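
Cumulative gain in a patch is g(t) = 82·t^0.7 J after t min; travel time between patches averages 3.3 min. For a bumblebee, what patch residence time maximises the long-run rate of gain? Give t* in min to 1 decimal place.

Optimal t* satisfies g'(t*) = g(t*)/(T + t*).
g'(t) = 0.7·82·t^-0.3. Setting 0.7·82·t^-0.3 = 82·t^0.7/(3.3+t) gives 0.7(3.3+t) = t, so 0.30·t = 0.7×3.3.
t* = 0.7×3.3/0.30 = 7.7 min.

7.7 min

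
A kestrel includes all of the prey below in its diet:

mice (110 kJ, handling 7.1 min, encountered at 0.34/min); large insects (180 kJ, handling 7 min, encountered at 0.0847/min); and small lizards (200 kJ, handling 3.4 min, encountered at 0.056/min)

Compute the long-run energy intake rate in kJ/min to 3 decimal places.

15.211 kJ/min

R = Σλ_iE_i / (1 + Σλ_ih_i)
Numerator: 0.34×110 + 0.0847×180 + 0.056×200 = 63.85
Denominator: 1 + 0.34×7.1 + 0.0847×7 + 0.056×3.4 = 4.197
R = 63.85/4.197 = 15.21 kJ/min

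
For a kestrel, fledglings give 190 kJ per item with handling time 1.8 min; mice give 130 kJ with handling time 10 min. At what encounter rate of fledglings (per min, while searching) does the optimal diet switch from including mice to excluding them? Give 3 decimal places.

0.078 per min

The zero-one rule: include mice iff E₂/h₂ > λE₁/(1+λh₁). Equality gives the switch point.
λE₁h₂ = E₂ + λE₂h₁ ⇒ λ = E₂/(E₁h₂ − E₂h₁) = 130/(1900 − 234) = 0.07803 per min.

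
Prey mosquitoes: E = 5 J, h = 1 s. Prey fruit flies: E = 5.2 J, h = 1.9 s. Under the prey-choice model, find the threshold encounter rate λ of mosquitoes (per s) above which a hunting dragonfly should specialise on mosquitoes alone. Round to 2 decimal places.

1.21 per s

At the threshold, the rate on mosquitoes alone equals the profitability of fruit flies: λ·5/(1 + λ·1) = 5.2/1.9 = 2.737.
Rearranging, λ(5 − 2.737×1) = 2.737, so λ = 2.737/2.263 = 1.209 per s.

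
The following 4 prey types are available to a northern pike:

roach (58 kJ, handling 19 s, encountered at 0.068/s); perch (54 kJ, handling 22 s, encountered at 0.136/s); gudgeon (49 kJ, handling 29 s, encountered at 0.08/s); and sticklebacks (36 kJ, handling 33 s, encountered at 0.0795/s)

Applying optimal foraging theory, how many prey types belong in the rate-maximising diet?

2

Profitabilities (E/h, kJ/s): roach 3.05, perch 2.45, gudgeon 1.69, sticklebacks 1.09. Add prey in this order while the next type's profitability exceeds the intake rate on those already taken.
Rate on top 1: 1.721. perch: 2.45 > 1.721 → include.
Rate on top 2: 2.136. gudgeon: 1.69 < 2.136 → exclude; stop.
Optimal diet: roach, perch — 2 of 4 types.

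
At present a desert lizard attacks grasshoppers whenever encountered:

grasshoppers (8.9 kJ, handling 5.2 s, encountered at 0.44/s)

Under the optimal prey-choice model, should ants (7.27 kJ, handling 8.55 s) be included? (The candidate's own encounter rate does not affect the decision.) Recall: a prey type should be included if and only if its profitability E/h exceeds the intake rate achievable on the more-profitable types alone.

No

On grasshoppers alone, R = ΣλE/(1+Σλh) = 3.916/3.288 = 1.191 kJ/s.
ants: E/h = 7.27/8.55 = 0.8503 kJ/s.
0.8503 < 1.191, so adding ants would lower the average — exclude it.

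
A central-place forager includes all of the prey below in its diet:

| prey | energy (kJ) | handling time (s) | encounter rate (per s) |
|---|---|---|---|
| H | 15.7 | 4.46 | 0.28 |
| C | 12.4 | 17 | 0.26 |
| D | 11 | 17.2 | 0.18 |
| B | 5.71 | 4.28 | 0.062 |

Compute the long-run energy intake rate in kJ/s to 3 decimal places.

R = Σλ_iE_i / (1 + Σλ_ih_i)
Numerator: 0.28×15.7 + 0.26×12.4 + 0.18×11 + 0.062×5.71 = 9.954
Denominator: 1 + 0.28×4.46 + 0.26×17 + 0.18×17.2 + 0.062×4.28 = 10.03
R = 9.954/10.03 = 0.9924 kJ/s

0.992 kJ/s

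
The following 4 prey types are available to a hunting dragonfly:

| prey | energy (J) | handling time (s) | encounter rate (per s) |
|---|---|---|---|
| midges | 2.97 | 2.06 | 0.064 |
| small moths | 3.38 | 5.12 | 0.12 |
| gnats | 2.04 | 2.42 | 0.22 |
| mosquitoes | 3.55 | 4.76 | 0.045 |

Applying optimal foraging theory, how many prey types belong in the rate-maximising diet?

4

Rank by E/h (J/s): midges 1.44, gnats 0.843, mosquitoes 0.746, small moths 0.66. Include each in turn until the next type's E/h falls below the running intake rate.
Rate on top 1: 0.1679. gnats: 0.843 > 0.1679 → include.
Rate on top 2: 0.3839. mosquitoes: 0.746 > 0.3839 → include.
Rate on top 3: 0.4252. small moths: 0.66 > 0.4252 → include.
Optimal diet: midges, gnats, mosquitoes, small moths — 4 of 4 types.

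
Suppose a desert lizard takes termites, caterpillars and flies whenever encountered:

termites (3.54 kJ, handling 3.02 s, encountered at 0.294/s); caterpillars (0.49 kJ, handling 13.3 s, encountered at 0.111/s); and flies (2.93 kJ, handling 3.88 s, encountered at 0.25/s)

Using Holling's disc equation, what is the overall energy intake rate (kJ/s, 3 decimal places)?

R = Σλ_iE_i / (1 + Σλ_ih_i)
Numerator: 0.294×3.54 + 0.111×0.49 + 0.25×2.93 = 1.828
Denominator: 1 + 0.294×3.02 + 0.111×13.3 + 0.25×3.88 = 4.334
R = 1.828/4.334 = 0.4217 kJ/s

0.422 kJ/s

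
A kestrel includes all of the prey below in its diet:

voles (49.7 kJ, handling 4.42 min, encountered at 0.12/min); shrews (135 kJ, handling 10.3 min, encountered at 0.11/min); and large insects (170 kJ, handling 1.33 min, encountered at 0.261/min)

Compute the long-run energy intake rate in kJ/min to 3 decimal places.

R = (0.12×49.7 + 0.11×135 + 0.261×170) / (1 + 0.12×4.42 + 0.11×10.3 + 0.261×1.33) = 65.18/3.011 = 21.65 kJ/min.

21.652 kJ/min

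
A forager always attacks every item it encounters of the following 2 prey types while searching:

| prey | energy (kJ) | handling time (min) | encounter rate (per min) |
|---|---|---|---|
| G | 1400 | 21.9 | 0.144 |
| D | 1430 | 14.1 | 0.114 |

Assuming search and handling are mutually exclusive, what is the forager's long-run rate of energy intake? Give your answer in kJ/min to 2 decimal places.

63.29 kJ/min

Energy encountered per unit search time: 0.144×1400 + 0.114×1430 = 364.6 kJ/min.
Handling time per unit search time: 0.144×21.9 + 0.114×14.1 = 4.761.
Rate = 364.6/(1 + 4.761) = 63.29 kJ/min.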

++++++++

### What you need to do:
Repeat the records, every one of them, without any deviation.

### Answer to the exercise:
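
Cumulative gain in a patch is g(t) = 82·t^0.7 J after t min; travel time between patches averages 3.3 min. For a bumblebee, what patch residence time maximises the long-run rate of gain? Give t* in min to 1 decimal place.

Optimal t* satisfies g'(t*) = g(t*)/(T + t*).
g'(t) = 0.7·82·t^-0.3. Setting 0.7·82·t^-0.3 = 82·t^0.7/(3.3+t) gives 0.7(3.3+t) = t, so 0.30·t = 0.7×3.3.
t* = 0.7×3.3/0.30 = 7.7 min.

7.7 min

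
A kestrel includes all of the prey below in its diet:

mice (110 kJ, handling 7.1 min, encountered at 0.34/min); large insects (180 kJ, handling 7 min, encountered at 0.0847/min); and small lizards (200 kJ, handling 3.4 min, encountered at 0.056/min)

Compute the long-run energy intake rate in kJ/min to 3 decimal places.

15.211 kJ/min

R = Σλ_iE_i / (1 + Σλ_ih_i)
Numerator: 0.34×110 + 0.0847×180 + 0.056×200 = 63.85
Denominator: 1 + 0.34×7.1 + 0.0847×7 + 0.056×3.4 = 4.197
R = 63.85/4.197 = 15.21 kJ/min

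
For a kestrel, fledglings give 190 kJ per item with handling time 1.8 min; mice give 130 kJ with handling time 10 min. At what encounter rate of fledglings (per min, while searching) does the optimal diet switch from including mice to excluding them? Give 3 decimal places.

0.078 per min

The zero-one rule: include mice iff E₂/h₂ > λE₁/(1+λh₁). Equality gives the switch point.
λE₁h₂ = E₂ + λE₂h₁ ⇒ λ = E₂/(E₁h₂ − E₂h₁) = 130/(1900 − 234) = 0.07803 per min.

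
Prey mosquitoes: E = 5 J, h = 1 s. Prey fruit flies: E = 5.2 J, h = 1.9 s. Under the prey-choice model, find the threshold encounter rate λ of mosquitoes (per s) above which a hunting dragonfly should specialise on mosquitoes alone. Round to 2 decimal places.

1.21 per s

At the threshold, the rate on mosquitoes alone equals the profitability of fruit flies: λ·5/(1 + λ·1) = 5.2/1.9 = 2.737.
Rearranging, λ(5 − 2.737×1) = 2.737, so λ = 2.737/2.263 = 1.209 per s.

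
The following 4 prey types are available to a northern pike:

roach (58 kJ, handling 19 s, encountered at 0.068/s); perch (54 kJ, handling 22 s, encountered at 0.136/s); gudgeon (49 kJ, handling 29 s, encountered at 0.08/s); and sticklebacks (36 kJ, handling 33 s, encountered at 0.0795/s)

Applying optimal foraging theory, how many prey types belong in the rate-maximising diet?

2

Profitabilities (E/h, kJ/s): roach 3.05, perch 2.45, gudgeon 1.69, sticklebacks 1.09. Add prey in this order while the next type's profitability exceeds the intake rate on those already taken.
Rate on top 1: 1.721. perch: 2.45 > 1.721 → include.
Rate on top 2: 2.136. gudgeon: 1.69 < 2.136 → exclude; stop.
Optimal diet: roach, perch — 2 of 4 types.

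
At present a desert lizard attacks grasshoppers whenever encountered:

grasshoppers (8.9 kJ, handling 5.2 s, encountered at 0.44/s)

Under the optimal prey-choice model, should ants (7.27 kJ, handling 8.55 s) be included? (The candidate's own encounter rate does not affect the decision.) Recall: a prey type should be included if and only if its profitability E/h exceeds the intake rate achievable on the more-profitable types alone.

No

On grasshoppers alone, R = ΣλE/(1+Σλh) = 3.916/3.288 = 1.191 kJ/s.
ants: E/h = 7.27/8.55 = 0.8503 kJ/s.
0.8503 < 1.191, so adding ants would lower the average — exclude it.

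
A central-place forager includes all of the prey below in its diet:

| prey | energy (kJ) | handling time (s) | encounter rate (per s) |
|---|---|---|---|
| H | 15.7 | 4.46 | 0.28 |
| C | 12.4 | 17 | 0.26 |
| D | 11 | 17.2 | 0.18 |
| B | 5.71 | 4.28 | 0.062 |

Compute the long-run energy intake rate in kJ/s to 3 decimal places.

R = Σλ_iE_i / (1 + Σλ_ih_i)
Numerator: 0.28×15.7 + 0.26×12.4 + 0.18×11 + 0.062×5.71 = 9.954
Denominator: 1 + 0.28×4.46 + 0.26×17 + 0.18×17.2 + 0.062×4.28 = 10.03
R = 9.954/10.03 = 0.9924 kJ/s

0.992 kJ/s

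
The following 4 prey types are available to a hunting dragonfly:

| prey | energy (J) | handling time (s) | encounter rate (per s) |
|---|---|---|---|
| midges | 2.97 | 2.06 | 0.064 |
| small moths | 3.38 | 5.12 | 0.12 |
| gnats | 2.04 | 2.42 | 0.22 |
| mosquitoes | 3.55 | 4.76 | 0.045 |

Applying optimal foraging theory, how many prey types belong in the rate-maximising diet?

4

Rank by E/h (J/s): midges 1.44, gnats 0.843, mosquitoes 0.746, small moths 0.66. Include each in turn until the next type's E/h falls below the running intake rate.
Rate on top 1: 0.1679. gnats: 0.843 > 0.1679 → include.
Rate on top 2: 0.3839. mosquitoes: 0.746 > 0.3839 → include.
Rate on top 3: 0.4252. small moths: 0.66 > 0.4252 → include.
Optimal diet: midges, gnats, mosquitoes, small moths — 4 of 4 types.

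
Suppose a desert lizard takes termites, caterpillars and flies whenever encountered:

termites (3.54 kJ, handling 3.02 s, encountered at 0.294/s); caterpillars (0.49 kJ, handling 13.3 s, encountered at 0.111/s); and flies (2.93 kJ, handling 3.88 s, encountered at 0.25/s)

Using Holling's disc equation, what is the overall energy intake rate (kJ/s, 3 decimal places)?

R = Σλ_iE_i / (1 + Σλ_ih_i)
Numerator: 0.294×3.54 + 0.111×0.49 + 0.25×2.93 = 1.828
Denominator: 1 + 0.294×3.02 + 0.111×13.3 + 0.25×3.88 = 4.334
R = 1.828/4.334 = 0.4217 kJ/s

0.422 kJ/s

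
A kestrel includes all of the prey below in its diet:

voles (49.7 kJ, handling 4.42 min, encountered at 0.12/min); shrews (135 kJ, handling 10.3 min, encountered at 0.11/min); and large insects (170 kJ, handling 1.33 min, encountered at 0.261/min)

Compute the long-run energy intake rate in kJ/min to 3 decimal places.

R = (0.12×49.7 + 0.11×135 + 0.261×170) / (1 + 0.12×4.42 + 0.11×10.3 + 0.261×1.33) = 65.18/3.011 = 21.65 kJ/min.

21.652 kJ/min

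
A forager always attacks every item it encounters of the following 2 prey types while searching:

| prey | energy (kJ) | handling time (min) | encounter rate (per min) |
|---|---|---|---|
| G | 1400 | 21.9 | 0.144 |
| D | 1430 | 14.1 | 0.114 |

Assuming search and handling are mutually exclusive, what is the forager's long-run rate of energy intake? Give your answer in kJ/min to 2 decimal places.

63.29 kJ/min

Energy encountered per unit search time: 0.144×1400 + 0.114×1430 = 364.6 kJ/min.
Handling time per unit search time: 0.144×21.9 + 0.114×14.1 = 4.761.
Rate = 364.6/(1 + 4.761) = 63.29 kJ/min.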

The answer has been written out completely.